About this exercise: All lines from the one containing "A climate-model diagnostic" to the end of the entries below must be output exactly, and no other lines.

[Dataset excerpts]
━━━
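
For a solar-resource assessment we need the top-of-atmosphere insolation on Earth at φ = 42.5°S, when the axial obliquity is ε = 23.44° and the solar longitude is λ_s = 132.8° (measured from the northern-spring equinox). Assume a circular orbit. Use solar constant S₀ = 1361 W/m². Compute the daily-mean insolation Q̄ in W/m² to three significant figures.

Solar declination: sin δ = sin ε · sin λ_s = sin 23.44° × sin 132.8° = 0.29187, so δ = +16.970°.
cos H₀ = −tan(-42.5°) tan(+16.970°) = 0.2796, H₀ = 1.2874 rad.
Bracket: H₀ sin φ sin δ + cos φ cos δ sin H₀ = 1.2874×-0.67559×0.29187 + 0.73728×0.95646×0.96011 = -0.253855 + 0.677049 = 0.423194.
Q̄ = (S₀/π) × [bracket] = (1361/π) × 0.423194 = 183.3 W/m².

Q̄ ≈ 183 W/m²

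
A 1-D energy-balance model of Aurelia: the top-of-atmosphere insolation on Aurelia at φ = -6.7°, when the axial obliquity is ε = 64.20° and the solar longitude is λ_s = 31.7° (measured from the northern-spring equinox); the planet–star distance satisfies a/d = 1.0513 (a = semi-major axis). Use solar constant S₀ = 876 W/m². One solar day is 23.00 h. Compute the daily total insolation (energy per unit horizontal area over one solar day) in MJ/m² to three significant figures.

20.2 MJ/m²

Solar declination: sin δ = sin ε · sin λ_s = sin 64.20° × sin 31.7° = 0.47309, so δ = +28.235°.
cos H₀ = −tan(-6.7°) tan(+28.235°) = 0.0631, H₀ = 1.5077 rad.
Bracket: H₀ sin φ sin δ + cos φ cos δ sin H₀ = 1.5077×-0.11667×0.47309 + 0.99317×0.88101×0.99801 = -0.083218 + 0.873251 = 0.790033.
Inverse-square distance factor (a/d)² = 1.0513² = 1.105232.
Q̄ = (S₀/π) × 1.105232 × [bracket] = (876/π) × 1.105232 × 0.790033 = 243.47 W/m².
Daily total = Q̄ × 23.00 h × 3600 s/h = 243.47 × 23.00 × 3600 / 10⁶ = 20.16 MJ/m².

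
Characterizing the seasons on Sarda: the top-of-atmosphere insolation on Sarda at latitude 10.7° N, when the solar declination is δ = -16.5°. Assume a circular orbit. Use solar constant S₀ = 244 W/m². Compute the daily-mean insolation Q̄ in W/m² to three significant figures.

cos H₀ = −tan(+10.7°) tan(-16.500°) = 0.0560, H₀ = 1.5148 rad.
Bracket: H₀ sin φ sin δ + cos φ cos δ sin H₀ = 1.5148×0.18567×-0.28402 + 0.98261×0.95882×0.99843 = -0.079881 + 0.940667 = 0.860786.
Q̄ = (S₀/π) × [bracket] = (244/π) × 0.860786 = 66.86 W/m².

Q̄ ≈ 66.9 W/m²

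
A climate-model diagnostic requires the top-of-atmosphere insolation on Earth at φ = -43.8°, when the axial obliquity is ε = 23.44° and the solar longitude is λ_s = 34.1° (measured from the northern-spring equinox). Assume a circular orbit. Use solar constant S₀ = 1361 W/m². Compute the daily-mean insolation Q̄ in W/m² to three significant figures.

Q̄ ≈ 207 W/m²

Solar declination: sin δ = sin ε · sin λ_s = sin 23.44° × sin 34.1° = 0.22302, so δ = +12.886°.
cos H₀ = −tan(-43.8°) tan(+12.886°) = 0.2194, H₀ = 1.3496 rad.
Bracket: H₀ sin φ sin δ + cos φ cos δ sin H₀ = 1.3496×-0.69214×0.22302 + 0.72176×0.97481×0.97564 = -0.208326 + 0.686440 = 0.478114.
Q̄ = (S₀/π) × [bracket] = (1361/π) × 0.478114 = 207.1 W/m².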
━━━
Solved problem:
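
A climate-model diagnostic requires the top-of-atmosphere insolation on Earth at φ = -43.8°, when the axial obliquity is ε = 23.44° and the solar longitude is λ_s = 34.1° (measured from the northern-spring equinox). Assume a circular orbit. Use solar constant S₀ = 1361 W/m². Compute the daily-mean insolation Q̄ in W/m² to three significant figures.

Q̄ ≈ 207 W/m²

Solar declination: sin δ = sin ε · sin λ_s = sin 23.44° × sin 34.1° = 0.22302, so δ = +12.886°.
cos H₀ = −tan(-43.8°) tan(+12.886°) = 0.2194, H₀ = 1.3496 rad.
Bracket: H₀ sin φ sin δ + cos φ cos δ sin H₀ = 1.3496×-0.69214×0.22302 + 0.72176×0.97481×0.97564 = -0.208326 + 0.686440 = 0.478114.
Q̄ = (S₀/π) × [bracket] = (1361/π) × 0.478114 = 207.1 W/m².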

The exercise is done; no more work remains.